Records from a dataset
·····

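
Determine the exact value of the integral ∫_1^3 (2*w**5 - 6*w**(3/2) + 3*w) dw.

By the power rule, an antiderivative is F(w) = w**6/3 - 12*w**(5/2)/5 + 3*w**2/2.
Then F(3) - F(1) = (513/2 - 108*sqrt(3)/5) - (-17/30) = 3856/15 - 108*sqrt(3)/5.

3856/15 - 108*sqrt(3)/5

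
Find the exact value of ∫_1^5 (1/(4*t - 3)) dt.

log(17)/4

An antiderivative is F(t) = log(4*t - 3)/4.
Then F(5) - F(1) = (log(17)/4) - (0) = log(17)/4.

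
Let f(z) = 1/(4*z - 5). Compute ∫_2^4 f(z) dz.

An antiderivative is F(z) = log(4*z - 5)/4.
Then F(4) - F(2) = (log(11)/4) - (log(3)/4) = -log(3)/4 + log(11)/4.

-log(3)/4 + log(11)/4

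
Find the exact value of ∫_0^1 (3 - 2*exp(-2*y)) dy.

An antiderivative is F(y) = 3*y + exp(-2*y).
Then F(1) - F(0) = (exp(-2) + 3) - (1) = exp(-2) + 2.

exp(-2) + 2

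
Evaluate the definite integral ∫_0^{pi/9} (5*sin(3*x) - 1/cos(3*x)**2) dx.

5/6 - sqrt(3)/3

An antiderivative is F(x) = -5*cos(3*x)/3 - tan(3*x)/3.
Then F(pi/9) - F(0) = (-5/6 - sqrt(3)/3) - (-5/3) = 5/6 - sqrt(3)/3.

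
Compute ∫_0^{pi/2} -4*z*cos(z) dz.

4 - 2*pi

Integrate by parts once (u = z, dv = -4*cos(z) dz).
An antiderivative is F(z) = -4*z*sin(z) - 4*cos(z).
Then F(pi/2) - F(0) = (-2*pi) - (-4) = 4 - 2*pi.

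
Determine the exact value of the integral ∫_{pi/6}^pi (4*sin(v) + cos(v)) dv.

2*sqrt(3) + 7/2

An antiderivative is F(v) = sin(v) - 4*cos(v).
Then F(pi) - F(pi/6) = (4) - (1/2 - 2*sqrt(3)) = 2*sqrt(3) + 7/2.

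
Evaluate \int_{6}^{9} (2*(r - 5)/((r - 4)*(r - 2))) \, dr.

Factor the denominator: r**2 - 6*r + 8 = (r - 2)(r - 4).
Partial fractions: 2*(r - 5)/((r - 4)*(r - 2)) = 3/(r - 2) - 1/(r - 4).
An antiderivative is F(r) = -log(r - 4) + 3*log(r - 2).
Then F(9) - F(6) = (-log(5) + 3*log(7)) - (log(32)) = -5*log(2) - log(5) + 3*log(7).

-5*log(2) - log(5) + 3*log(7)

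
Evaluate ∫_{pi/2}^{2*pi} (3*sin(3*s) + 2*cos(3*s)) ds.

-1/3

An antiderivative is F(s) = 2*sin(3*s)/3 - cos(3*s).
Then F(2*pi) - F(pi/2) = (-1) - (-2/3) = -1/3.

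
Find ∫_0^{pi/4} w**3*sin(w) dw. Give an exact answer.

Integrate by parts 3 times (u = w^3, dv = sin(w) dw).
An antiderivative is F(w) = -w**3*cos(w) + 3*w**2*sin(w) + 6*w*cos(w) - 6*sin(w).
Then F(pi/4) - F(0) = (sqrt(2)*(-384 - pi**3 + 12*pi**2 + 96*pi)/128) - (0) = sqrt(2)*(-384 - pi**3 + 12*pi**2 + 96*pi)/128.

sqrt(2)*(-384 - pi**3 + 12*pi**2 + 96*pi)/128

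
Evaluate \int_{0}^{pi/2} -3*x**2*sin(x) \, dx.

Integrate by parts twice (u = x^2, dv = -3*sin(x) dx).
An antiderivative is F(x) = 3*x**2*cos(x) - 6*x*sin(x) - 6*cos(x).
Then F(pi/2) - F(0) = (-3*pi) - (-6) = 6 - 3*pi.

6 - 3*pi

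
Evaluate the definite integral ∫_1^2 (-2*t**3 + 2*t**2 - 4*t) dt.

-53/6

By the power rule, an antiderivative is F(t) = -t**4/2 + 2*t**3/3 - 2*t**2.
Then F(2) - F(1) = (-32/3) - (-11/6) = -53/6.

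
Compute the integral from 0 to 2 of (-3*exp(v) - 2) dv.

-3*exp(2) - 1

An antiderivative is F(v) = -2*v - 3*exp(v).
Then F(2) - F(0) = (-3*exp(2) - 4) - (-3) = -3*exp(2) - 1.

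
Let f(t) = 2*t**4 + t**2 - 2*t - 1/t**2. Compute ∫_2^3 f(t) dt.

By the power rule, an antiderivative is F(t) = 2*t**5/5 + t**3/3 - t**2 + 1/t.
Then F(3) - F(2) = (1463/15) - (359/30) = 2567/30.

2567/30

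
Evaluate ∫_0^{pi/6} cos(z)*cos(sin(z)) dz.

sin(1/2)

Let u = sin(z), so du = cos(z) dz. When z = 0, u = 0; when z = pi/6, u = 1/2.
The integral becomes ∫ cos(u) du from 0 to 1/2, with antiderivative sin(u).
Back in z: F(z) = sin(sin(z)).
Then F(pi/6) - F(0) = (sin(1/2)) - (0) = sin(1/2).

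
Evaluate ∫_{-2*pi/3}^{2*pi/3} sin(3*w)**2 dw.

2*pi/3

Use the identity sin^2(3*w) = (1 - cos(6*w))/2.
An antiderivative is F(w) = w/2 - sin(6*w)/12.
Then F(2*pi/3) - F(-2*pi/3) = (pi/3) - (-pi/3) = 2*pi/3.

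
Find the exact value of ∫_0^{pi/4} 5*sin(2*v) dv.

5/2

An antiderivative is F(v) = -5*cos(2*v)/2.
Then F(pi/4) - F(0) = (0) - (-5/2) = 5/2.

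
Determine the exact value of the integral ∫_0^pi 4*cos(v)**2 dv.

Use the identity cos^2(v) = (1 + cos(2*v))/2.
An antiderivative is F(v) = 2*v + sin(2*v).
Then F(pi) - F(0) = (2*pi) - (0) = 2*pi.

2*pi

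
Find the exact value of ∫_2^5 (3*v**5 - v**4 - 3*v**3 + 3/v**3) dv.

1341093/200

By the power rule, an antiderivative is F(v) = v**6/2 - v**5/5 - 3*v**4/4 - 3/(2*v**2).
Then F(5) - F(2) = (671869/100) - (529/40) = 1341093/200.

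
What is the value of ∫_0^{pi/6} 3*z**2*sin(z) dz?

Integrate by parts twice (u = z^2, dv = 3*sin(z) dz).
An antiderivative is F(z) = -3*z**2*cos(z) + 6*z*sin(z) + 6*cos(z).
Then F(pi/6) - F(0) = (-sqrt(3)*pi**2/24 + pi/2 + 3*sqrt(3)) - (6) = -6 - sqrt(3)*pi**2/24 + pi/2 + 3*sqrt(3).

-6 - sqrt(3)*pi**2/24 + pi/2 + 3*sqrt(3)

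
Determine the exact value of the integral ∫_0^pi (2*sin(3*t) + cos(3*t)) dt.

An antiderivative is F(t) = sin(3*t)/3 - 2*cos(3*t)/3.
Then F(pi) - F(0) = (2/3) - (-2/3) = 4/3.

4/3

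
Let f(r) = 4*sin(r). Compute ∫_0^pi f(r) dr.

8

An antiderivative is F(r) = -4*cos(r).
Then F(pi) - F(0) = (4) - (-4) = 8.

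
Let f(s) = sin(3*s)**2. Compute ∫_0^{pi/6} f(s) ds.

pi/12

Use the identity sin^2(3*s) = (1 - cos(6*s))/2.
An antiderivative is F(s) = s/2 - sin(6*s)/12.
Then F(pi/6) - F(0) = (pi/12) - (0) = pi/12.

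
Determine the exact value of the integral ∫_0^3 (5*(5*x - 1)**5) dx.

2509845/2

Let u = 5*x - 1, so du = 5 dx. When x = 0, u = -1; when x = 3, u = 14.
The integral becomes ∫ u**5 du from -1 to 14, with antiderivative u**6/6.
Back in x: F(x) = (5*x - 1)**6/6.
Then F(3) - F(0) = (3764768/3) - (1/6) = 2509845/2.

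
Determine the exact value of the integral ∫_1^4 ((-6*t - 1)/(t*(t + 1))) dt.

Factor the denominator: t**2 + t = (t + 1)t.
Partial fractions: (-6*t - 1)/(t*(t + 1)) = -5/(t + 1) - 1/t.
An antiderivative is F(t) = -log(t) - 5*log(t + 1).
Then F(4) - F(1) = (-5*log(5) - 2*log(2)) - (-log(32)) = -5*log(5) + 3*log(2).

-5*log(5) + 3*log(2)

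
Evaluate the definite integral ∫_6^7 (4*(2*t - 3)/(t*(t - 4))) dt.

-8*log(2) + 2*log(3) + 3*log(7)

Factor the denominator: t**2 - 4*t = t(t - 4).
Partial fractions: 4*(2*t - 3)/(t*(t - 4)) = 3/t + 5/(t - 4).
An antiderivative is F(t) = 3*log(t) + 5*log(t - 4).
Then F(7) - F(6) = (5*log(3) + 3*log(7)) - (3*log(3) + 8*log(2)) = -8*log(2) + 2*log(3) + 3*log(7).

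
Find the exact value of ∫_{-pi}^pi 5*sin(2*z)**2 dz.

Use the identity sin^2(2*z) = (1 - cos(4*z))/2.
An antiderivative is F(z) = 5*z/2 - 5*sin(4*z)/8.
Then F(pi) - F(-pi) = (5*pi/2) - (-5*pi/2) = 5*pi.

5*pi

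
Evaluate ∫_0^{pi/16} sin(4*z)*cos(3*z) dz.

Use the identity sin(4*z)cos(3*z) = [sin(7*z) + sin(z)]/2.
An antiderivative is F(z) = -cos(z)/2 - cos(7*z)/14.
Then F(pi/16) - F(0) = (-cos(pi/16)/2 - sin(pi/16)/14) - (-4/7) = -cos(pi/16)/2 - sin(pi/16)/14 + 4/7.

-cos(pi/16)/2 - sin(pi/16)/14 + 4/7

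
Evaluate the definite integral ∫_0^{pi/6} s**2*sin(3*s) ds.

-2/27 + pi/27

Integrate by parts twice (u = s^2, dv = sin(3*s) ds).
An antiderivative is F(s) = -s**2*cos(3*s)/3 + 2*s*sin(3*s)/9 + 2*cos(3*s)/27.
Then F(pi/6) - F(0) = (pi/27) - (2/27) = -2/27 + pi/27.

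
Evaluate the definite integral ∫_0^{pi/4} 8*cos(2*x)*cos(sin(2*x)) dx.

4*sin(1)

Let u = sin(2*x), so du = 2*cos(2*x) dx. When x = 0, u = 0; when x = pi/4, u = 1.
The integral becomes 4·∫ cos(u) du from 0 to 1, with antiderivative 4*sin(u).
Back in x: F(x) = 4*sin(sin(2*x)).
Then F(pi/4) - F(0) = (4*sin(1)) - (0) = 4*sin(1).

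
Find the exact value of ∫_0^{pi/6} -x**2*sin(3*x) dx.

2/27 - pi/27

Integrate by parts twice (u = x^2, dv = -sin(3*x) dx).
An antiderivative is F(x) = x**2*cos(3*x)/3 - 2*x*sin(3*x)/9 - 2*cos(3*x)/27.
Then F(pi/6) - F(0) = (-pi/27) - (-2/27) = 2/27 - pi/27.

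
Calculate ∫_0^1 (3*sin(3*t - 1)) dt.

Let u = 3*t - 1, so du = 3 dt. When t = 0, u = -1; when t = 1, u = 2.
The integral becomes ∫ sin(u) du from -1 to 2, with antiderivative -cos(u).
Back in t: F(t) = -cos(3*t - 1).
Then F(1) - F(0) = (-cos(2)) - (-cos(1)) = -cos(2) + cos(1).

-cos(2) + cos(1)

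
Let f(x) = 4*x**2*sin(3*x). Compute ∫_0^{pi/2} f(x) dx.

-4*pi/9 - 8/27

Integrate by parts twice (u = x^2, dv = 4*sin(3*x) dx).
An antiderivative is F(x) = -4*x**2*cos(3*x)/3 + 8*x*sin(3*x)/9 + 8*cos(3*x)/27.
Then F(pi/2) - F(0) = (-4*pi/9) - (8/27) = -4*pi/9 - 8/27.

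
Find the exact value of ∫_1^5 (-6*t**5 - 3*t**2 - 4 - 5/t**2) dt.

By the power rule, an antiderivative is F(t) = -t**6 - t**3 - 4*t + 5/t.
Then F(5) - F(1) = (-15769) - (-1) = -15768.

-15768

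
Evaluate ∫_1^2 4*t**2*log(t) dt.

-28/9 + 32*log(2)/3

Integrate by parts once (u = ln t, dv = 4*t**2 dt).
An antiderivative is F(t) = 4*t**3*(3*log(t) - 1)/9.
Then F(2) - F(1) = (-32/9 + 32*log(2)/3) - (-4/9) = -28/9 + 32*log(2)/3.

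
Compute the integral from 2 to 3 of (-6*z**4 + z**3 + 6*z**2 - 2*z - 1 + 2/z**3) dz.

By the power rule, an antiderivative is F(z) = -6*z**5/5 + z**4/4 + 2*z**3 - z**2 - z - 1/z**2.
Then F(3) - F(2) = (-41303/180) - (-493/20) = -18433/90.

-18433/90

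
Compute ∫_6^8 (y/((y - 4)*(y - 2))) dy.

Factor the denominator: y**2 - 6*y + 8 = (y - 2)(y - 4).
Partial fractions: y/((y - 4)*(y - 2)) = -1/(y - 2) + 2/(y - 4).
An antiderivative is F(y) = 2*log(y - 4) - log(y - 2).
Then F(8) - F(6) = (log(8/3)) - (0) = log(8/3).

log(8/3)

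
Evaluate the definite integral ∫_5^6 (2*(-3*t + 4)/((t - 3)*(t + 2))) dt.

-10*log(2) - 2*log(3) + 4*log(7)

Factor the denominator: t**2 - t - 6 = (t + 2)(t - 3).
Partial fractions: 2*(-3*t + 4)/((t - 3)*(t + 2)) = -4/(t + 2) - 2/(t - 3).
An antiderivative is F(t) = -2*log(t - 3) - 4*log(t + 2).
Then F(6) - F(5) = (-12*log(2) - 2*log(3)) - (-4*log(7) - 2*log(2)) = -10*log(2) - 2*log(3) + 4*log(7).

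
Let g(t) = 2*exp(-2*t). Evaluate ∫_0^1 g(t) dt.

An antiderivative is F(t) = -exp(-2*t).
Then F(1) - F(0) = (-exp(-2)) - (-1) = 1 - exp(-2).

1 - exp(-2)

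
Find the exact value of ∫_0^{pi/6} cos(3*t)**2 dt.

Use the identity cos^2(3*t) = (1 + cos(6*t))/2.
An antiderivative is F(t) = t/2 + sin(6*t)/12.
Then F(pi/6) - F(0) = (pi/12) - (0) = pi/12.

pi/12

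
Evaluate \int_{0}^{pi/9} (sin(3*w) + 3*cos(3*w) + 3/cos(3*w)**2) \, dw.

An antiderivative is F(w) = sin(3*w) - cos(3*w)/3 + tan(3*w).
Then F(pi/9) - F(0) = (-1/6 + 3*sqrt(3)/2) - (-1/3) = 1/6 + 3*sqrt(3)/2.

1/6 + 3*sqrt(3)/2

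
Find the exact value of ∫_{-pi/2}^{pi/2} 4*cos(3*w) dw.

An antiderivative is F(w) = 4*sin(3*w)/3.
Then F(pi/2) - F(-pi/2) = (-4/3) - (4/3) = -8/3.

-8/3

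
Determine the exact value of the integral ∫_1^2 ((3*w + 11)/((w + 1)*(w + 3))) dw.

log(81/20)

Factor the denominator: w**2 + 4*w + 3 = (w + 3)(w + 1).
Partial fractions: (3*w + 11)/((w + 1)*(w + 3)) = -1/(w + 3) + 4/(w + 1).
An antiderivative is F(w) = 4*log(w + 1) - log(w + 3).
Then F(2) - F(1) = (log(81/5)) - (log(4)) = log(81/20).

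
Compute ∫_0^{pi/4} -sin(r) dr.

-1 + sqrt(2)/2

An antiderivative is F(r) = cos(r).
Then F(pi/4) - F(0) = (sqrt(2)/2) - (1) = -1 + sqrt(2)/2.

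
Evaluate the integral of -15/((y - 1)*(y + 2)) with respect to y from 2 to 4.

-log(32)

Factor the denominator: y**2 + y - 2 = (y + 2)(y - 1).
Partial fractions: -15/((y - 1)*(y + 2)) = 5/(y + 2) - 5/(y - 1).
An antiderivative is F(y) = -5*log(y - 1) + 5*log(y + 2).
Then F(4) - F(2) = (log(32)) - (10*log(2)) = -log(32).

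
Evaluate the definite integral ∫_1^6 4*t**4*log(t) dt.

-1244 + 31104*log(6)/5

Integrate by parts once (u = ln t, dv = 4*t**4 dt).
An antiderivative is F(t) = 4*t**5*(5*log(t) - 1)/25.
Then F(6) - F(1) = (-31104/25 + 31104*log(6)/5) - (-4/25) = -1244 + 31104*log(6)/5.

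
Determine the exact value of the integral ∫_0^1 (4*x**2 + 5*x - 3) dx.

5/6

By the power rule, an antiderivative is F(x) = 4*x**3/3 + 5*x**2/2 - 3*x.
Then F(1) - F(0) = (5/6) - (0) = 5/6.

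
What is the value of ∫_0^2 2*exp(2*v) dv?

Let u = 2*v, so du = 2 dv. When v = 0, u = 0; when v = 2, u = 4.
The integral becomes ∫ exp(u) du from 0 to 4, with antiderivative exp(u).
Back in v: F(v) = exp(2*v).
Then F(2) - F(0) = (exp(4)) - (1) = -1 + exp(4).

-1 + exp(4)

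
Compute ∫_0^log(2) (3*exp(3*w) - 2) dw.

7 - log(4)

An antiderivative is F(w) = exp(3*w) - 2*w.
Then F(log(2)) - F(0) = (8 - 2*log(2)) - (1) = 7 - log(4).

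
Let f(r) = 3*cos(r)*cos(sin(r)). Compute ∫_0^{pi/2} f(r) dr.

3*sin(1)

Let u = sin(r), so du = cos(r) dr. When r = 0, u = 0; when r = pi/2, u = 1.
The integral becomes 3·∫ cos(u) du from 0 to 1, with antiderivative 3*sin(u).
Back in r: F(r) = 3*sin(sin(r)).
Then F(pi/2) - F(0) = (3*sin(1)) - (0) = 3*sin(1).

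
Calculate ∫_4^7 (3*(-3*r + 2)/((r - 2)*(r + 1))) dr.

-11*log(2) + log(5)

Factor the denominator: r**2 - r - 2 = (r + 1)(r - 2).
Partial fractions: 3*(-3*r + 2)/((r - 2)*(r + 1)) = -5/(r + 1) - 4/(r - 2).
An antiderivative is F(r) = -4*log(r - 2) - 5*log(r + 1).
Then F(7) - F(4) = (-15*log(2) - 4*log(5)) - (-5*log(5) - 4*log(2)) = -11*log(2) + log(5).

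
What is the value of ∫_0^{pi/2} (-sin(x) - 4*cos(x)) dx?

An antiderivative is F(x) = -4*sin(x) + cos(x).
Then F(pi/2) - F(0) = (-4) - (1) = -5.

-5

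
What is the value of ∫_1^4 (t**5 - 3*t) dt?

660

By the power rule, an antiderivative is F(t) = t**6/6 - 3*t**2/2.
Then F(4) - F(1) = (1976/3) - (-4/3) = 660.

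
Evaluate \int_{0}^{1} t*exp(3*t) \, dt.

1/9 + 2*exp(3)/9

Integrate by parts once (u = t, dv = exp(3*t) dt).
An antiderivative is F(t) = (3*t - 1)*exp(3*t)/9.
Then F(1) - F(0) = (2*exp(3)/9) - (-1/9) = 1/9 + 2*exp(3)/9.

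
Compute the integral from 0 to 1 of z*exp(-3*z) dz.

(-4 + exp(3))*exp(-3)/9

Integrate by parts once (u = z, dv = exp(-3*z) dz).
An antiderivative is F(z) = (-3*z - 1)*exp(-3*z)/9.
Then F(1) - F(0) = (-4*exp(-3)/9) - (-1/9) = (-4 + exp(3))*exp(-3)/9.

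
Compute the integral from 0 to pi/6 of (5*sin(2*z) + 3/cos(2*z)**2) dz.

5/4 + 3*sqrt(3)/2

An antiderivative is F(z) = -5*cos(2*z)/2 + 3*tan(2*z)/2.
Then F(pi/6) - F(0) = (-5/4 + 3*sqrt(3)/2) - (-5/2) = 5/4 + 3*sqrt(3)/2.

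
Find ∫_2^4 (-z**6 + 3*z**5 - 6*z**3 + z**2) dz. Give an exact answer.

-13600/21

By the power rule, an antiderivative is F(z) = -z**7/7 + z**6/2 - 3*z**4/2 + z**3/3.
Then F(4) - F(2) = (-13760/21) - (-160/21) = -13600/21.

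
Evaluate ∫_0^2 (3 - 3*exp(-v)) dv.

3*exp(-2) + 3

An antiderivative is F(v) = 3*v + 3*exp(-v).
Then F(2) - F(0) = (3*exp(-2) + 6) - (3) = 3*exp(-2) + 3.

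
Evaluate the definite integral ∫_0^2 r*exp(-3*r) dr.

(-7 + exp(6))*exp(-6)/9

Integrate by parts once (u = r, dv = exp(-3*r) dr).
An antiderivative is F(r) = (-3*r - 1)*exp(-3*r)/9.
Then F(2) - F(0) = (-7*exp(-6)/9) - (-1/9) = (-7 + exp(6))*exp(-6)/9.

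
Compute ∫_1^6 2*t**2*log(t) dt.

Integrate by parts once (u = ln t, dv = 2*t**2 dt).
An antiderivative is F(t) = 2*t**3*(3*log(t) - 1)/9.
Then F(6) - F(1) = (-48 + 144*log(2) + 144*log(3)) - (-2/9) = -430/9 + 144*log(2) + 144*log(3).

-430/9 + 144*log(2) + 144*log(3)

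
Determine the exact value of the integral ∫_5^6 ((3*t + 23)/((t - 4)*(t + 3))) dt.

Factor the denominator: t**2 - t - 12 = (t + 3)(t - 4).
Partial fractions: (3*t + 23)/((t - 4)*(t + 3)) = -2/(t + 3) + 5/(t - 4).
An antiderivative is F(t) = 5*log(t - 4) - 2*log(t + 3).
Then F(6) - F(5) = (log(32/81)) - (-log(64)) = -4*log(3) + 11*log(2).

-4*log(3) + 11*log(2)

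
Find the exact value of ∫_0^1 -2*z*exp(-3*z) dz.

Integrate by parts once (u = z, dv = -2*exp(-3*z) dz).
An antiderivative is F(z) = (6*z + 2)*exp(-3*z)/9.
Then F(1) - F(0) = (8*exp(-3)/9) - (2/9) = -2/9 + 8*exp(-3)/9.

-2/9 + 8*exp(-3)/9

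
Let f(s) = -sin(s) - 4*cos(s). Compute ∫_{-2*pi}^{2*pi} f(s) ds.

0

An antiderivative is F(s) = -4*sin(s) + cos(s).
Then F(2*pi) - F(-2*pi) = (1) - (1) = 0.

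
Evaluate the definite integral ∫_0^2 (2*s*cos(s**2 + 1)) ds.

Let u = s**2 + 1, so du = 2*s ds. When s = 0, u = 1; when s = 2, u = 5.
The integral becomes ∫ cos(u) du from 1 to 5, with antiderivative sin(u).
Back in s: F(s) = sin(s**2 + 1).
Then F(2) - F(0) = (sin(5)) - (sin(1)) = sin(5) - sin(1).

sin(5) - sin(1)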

·····

Nothing but the lines from the one with "Let f(s) = -sin(s)" through the final line of the data above should be output, exactly as written.

Response below>
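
Let f(s) = -sin(s) - 4*cos(s). Compute ∫_{-2*pi}^{2*pi} f(s) ds.

0

An antiderivative is F(s) = -4*sin(s) + cos(s).
Then F(2*pi) - F(-2*pi) = (1) - (1) = 0.

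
Evaluate the definite integral ∫_0^2 (2*s*cos(s**2 + 1)) ds.

Let u = s**2 + 1, so du = 2*s ds. When s = 0, u = 1; when s = 2, u = 5.
The integral becomes ∫ cos(u) du from 1 to 5, with antiderivative sin(u).
Back in s: F(s) = sin(s**2 + 1).
Then F(2) - F(0) = (sin(5)) - (sin(1)) = sin(5) - sin(1).

sin(5) - sin(1)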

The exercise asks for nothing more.